TRY IT:
Down to the last line, restate the material below exactly.

DATA FOR PROCESSING:
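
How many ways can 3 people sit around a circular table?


Circular arrangements of 3 distinct objects: fix one position to break rotational symmetry.
(n-1)! = 2! = 2

2


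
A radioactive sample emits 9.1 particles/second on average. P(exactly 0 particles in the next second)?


Poisson(λ=9.1): P(X=0) = e^(-λ)×λ^k/k!
= e^(-9.1) × 9.1^0 / 0!
≈ 0.0001116658085 × 1 / 1 ≈ 0.000112

P(X=0) ≈ 0.000112 ≈ 0.01%


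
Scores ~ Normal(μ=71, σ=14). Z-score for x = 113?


z = (x - μ)/σ = (113 - 71)/14 = 3.0

z = 3.0


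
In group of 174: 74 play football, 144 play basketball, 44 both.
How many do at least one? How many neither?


|A∪B| = 74+144-44 = 174
Neither = 174-174 = 0

At least one: 174; Neither: 0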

RESPONSE TO THE TASK:
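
How many ways can 3 people sit around a circular table?


Circular arrangements of 3 distinct objects: fix one position to break rotational symmetry.
(n-1)! = 2! = 2

2


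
A radioactive sample emits 9.1 particles/second on average. P(exactly 0 particles in the next second)?


Poisson(λ=9.1): P(X=0) = e^(-λ)×λ^k/k!
= e^(-9.1) × 9.1^0 / 0!
≈ 0.0001116658085 × 1 / 1 ≈ 0.000112

P(X=0) ≈ 0.000112 ≈ 0.01%


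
Scores ~ Normal(μ=71, σ=14). Z-score for x = 113?


z = (x - μ)/σ = (113 - 71)/14 = 3.0

z = 3.0


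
In group of 174: 74 play football, 144 play basketball, 44 both.
How many do at least one? How many neither?


|A∪B| = 74+144-44 = 174
Neither = 174-174 = 0

At least one: 174; Neither: 0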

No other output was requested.